▶ Work instruction
Would you copy out the whole listing exactly as given?

▶ Input data

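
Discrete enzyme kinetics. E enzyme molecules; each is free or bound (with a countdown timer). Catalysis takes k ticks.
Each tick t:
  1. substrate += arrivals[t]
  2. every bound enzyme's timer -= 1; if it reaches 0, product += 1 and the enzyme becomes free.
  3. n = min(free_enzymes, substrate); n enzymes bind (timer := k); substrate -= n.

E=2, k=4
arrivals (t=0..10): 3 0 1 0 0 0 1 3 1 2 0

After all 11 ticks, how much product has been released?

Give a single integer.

Answer: 4

Derivation:
t=0: arr=3 -> substrate=1 bound=2 product=0
t=1: arr=0 -> substrate=1 bound=2 product=0
t=2: arr=1 -> substrate=2 bound=2 product=0
t=3: arr=0 -> substrate=2 bound=2 product=0
t=4: arr=0 -> substrate=0 bound=2 product=2
t=5: arr=0 -> substrate=0 bound=2 product=2
t=6: arr=1 -> substrate=1 bound=2 product=2
t=7: arr=3 -> substrate=4 bound=2 product=2
t=8: arr=1 -> substrate=3 bound=2 product=4
t=9: arr=2 -> substrate=5 bound=2 product=4
t=10: arr=0 -> substrate=5 bound=2 product=4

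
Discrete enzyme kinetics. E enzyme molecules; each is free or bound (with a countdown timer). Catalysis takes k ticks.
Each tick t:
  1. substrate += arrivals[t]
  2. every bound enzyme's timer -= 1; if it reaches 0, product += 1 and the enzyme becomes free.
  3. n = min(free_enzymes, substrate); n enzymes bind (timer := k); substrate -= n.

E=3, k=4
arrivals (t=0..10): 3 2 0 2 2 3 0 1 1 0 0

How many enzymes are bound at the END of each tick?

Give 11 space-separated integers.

Answer: 3 3 3 3 3 3 3 3 3 3 3

Derivation:
t=0: arr=3 -> substrate=0 bound=3 product=0
t=1: arr=2 -> substrate=2 bound=3 product=0
t=2: arr=0 -> substrate=2 bound=3 product=0
t=3: arr=2 -> substrate=4 bound=3 product=0
t=4: arr=2 -> substrate=3 bound=3 product=3
t=5: arr=3 -> substrate=6 bound=3 product=3
t=6: arr=0 -> substrate=6 bound=3 product=3
t=7: arr=1 -> substrate=7 bound=3 product=3
t=8: arr=1 -> substrate=5 bound=3 product=6
t=9: arr=0 -> substrate=5 bound=3 product=6
t=10: arr=0 -> substrate=5 bound=3 product=6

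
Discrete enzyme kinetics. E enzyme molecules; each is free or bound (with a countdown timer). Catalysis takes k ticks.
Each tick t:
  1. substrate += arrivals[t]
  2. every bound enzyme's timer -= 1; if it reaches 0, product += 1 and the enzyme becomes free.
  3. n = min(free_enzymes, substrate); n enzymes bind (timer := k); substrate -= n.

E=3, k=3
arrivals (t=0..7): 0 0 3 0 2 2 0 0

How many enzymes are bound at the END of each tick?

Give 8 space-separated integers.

t=0: arr=0 -> substrate=0 bound=0 product=0
t=1: arr=0 -> substrate=0 bound=0 product=0
t=2: arr=3 -> substrate=0 bound=3 product=0
t=3: arr=0 -> substrate=0 bound=3 product=0
t=4: arr=2 -> substrate=2 bound=3 product=0
t=5: arr=2 -> substrate=1 bound=3 product=3
t=6: arr=0 -> substrate=1 bound=3 product=3
t=7: arr=0 -> substrate=1 bound=3 product=3

Answer: 0 0 3 3 3 3 3 3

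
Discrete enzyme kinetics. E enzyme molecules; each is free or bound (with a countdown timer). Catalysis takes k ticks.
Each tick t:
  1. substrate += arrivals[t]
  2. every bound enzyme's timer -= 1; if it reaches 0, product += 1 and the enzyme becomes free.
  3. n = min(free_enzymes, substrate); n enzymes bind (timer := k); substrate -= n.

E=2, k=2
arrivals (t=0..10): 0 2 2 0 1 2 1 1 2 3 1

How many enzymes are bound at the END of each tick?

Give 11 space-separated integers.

Answer: 0 2 2 2 2 2 2 2 2 2 2

Derivation:
t=0: arr=0 -> substrate=0 bound=0 product=0
t=1: arr=2 -> substrate=0 bound=2 product=0
t=2: arr=2 -> substrate=2 bound=2 product=0
t=3: arr=0 -> substrate=0 bound=2 product=2
t=4: arr=1 -> substrate=1 bound=2 product=2
t=5: arr=2 -> substrate=1 bound=2 product=4
t=6: arr=1 -> substrate=2 bound=2 product=4
t=7: arr=1 -> substrate=1 bound=2 product=6
t=8: arr=2 -> substrate=3 bound=2 product=6
t=9: arr=3 -> substrate=4 bound=2 product=8
t=10: arr=1 -> substrate=5 bound=2 product=8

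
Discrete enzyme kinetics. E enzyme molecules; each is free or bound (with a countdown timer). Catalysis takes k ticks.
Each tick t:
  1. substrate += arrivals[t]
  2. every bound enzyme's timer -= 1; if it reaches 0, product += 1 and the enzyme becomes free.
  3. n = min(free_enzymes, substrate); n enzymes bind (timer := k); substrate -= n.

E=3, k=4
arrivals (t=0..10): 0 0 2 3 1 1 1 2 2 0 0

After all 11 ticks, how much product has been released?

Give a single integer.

t=0: arr=0 -> substrate=0 bound=0 product=0
t=1: arr=0 -> substrate=0 bound=0 product=0
t=2: arr=2 -> substrate=0 bound=2 product=0
t=3: arr=3 -> substrate=2 bound=3 product=0
t=4: arr=1 -> substrate=3 bound=3 product=0
t=5: arr=1 -> substrate=4 bound=3 product=0
t=6: arr=1 -> substrate=3 bound=3 product=2
t=7: arr=2 -> substrate=4 bound=3 product=3
t=8: arr=2 -> substrate=6 bound=3 product=3
t=9: arr=0 -> substrate=6 bound=3 product=3
t=10: arr=0 -> substrate=4 bound=3 product=5

Answer: 5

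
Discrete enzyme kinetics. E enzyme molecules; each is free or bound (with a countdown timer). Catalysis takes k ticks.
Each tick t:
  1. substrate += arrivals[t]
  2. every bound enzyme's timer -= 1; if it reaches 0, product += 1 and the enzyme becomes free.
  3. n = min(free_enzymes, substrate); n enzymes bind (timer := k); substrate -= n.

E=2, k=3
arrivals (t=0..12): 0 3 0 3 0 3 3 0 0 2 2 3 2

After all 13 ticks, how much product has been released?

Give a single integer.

t=0: arr=0 -> substrate=0 bound=0 product=0
t=1: arr=3 -> substrate=1 bound=2 product=0
t=2: arr=0 -> substrate=1 bound=2 product=0
t=3: arr=3 -> substrate=4 bound=2 product=0
t=4: arr=0 -> substrate=2 bound=2 product=2
t=5: arr=3 -> substrate=5 bound=2 product=2
t=6: arr=3 -> substrate=8 bound=2 product=2
t=7: arr=0 -> substrate=6 bound=2 product=4
t=8: arr=0 -> substrate=6 bound=2 product=4
t=9: arr=2 -> substrate=8 bound=2 product=4
t=10: arr=2 -> substrate=8 bound=2 product=6
t=11: arr=3 -> substrate=11 bound=2 product=6
t=12: arr=2 -> substrate=13 bound=2 product=6

Answer: 6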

▶ Exercise output
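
Discrete enzyme kinetics. E enzyme molecules; each is free or bound (with a countdown timer). Catalysis takes k ticks.
Each tick t:
  1. substrate += arrivals[t]
  2. every bound enzyme's timer -= 1; if it reaches 0, product += 1 and the enzyme becomes free.
  3. n = min(free_enzymes, substrate); n enzymes bind (timer := k); substrate -= n.

E=2, k=4
arrivals (t=0..10): 3 0 1 0 0 0 1 3 1 2 0

After all 11 ticks, how much product has been released?

Give a single integer.

Answer: 4

Derivation:
t=0: arr=3 -> substrate=1 bound=2 product=0
t=1: arr=0 -> substrate=1 bound=2 product=0
t=2: arr=1 -> substrate=2 bound=2 product=0
t=3: arr=0 -> substrate=2 bound=2 product=0
t=4: arr=0 -> substrate=0 bound=2 product=2
t=5: arr=0 -> substrate=0 bound=2 product=2
t=6: arr=1 -> substrate=1 bound=2 product=2
t=7: arr=3 -> substrate=4 bound=2 product=2
t=8: arr=1 -> substrate=3 bound=2 product=4
t=9: arr=2 -> substrate=5 bound=2 product=4
t=10: arr=0 -> substrate=5 bound=2 product=4

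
Discrete enzyme kinetics. E enzyme molecules; each is free or bound (with a countdown timer). Catalysis takes k ticks.
Each tick t:
  1. substrate += arrivals[t]
  2. every bound enzyme's timer -= 1; if it reaches 0, product += 1 and the enzyme becomes free.
  3. n = min(free_enzymes, substrate); n enzymes bind (timer := k); substrate -= n.

E=3, k=4
arrivals (t=0..10): 3 2 0 2 2 3 0 1 1 0 0

How many enzymes are bound at the END of each tick?

Give 11 space-separated integers.

Answer: 3 3 3 3 3 3 3 3 3 3 3

Derivation:
t=0: arr=3 -> substrate=0 bound=3 product=0
t=1: arr=2 -> substrate=2 bound=3 product=0
t=2: arr=0 -> substrate=2 bound=3 product=0
t=3: arr=2 -> substrate=4 bound=3 product=0
t=4: arr=2 -> substrate=3 bound=3 product=3
t=5: arr=3 -> substrate=6 bound=3 product=3
t=6: arr=0 -> substrate=6 bound=3 product=3
t=7: arr=1 -> substrate=7 bound=3 product=3
t=8: arr=1 -> substrate=5 bound=3 product=6
t=9: arr=0 -> substrate=5 bound=3 product=6
t=10: arr=0 -> substrate=5 bound=3 product=6

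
Discrete enzyme kinetics. E enzyme molecules; each is free or bound (with a countdown timer). Catalysis takes k ticks.
Each tick t:
  1. substrate += arrivals[t]
  2. every bound enzyme's timer -= 1; if it reaches 0, product += 1 and the enzyme becomes free.
  3. n = min(free_enzymes, substrate); n enzymes bind (timer := k); substrate -= n.

E=3, k=3
arrivals (t=0..7): 0 0 3 0 2 2 0 0

How many enzymes are bound at the END of each tick?

Give 8 space-separated integers.

t=0: arr=0 -> substrate=0 bound=0 product=0
t=1: arr=0 -> substrate=0 bound=0 product=0
t=2: arr=3 -> substrate=0 bound=3 product=0
t=3: arr=0 -> substrate=0 bound=3 product=0
t=4: arr=2 -> substrate=2 bound=3 product=0
t=5: arr=2 -> substrate=1 bound=3 product=3
t=6: arr=0 -> substrate=1 bound=3 product=3
t=7: arr=0 -> substrate=1 bound=3 product=3

Answer: 0 0 3 3 3 3 3 3

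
Discrete enzyme kinetics. E enzyme molecules; each is free or bound (with a countdown timer). Catalysis takes k ticks.
Each tick t:
  1. substrate += arrivals[t]
  2. every bound enzyme's timer -= 1; if it reaches 0, product += 1 and the enzyme becomes free.
  3. n = min(free_enzymes, substrate); n enzymes bind (timer := k); substrate -= n.

E=2, k=2
arrivals (t=0..10): 0 2 2 0 1 2 1 1 2 3 1

How many enzymes are bound at the END of each tick?

Give 11 space-separated integers.

Answer: 0 2 2 2 2 2 2 2 2 2 2

Derivation:
t=0: arr=0 -> substrate=0 bound=0 product=0
t=1: arr=2 -> substrate=0 bound=2 product=0
t=2: arr=2 -> substrate=2 bound=2 product=0
t=3: arr=0 -> substrate=0 bound=2 product=2
t=4: arr=1 -> substrate=1 bound=2 product=2
t=5: arr=2 -> substrate=1 bound=2 product=4
t=6: arr=1 -> substrate=2 bound=2 product=4
t=7: arr=1 -> substrate=1 bound=2 product=6
t=8: arr=2 -> substrate=3 bound=2 product=6
t=9: arr=3 -> substrate=4 bound=2 product=8
t=10: arr=1 -> substrate=5 bound=2 product=8

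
Discrete enzyme kinetics. E enzyme molecules; each is free or bound (with a countdown timer). Catalysis takes k ticks.
Each tick t:
  1. substrate += arrivals[t]
  2. every bound enzyme's timer -= 1; if it reaches 0, product += 1 and the enzyme becomes free.
  3. n = min(free_enzymes, substrate); n enzymes bind (timer := k); substrate -= n.

E=3, k=4
arrivals (t=0..10): 0 0 2 3 1 1 1 2 2 0 0

After all 11 ticks, how much product has been released?

Give a single integer.

t=0: arr=0 -> substrate=0 bound=0 product=0
t=1: arr=0 -> substrate=0 bound=0 product=0
t=2: arr=2 -> substrate=0 bound=2 product=0
t=3: arr=3 -> substrate=2 bound=3 product=0
t=4: arr=1 -> substrate=3 bound=3 product=0
t=5: arr=1 -> substrate=4 bound=3 product=0
t=6: arr=1 -> substrate=3 bound=3 product=2
t=7: arr=2 -> substrate=4 bound=3 product=3
t=8: arr=2 -> substrate=6 bound=3 product=3
t=9: arr=0 -> substrate=6 bound=3 product=3
t=10: arr=0 -> substrate=4 bound=3 product=5

Answer: 5

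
Discrete enzyme kinetics. E enzyme molecules; each is free or bound (with a countdown timer). Catalysis takes k ticks.
Each tick t:
  1. substrate += arrivals[t]
  2. every bound enzyme's timer -= 1; if it reaches 0, product += 1 and the enzyme becomes free.
  3. n = min(free_enzymes, substrate); n enzymes bind (timer := k); substrate -= n.

E=2, k=3
arrivals (t=0..12): 0 3 0 3 0 3 3 0 0 2 2 3 2

After all 13 ticks, how much product has been released?

Give a single integer.

t=0: arr=0 -> substrate=0 bound=0 product=0
t=1: arr=3 -> substrate=1 bound=2 product=0
t=2: arr=0 -> substrate=1 bound=2 product=0
t=3: arr=3 -> substrate=4 bound=2 product=0
t=4: arr=0 -> substrate=2 bound=2 product=2
t=5: arr=3 -> substrate=5 bound=2 product=2
t=6: arr=3 -> substrate=8 bound=2 product=2
t=7: arr=0 -> substrate=6 bound=2 product=4
t=8: arr=0 -> substrate=6 bound=2 product=4
t=9: arr=2 -> substrate=8 bound=2 product=4
t=10: arr=2 -> substrate=8 bound=2 product=6
t=11: arr=3 -> substrate=11 bound=2 product=6
t=12: arr=2 -> substrate=13 bound=2 product=6

Answer: 6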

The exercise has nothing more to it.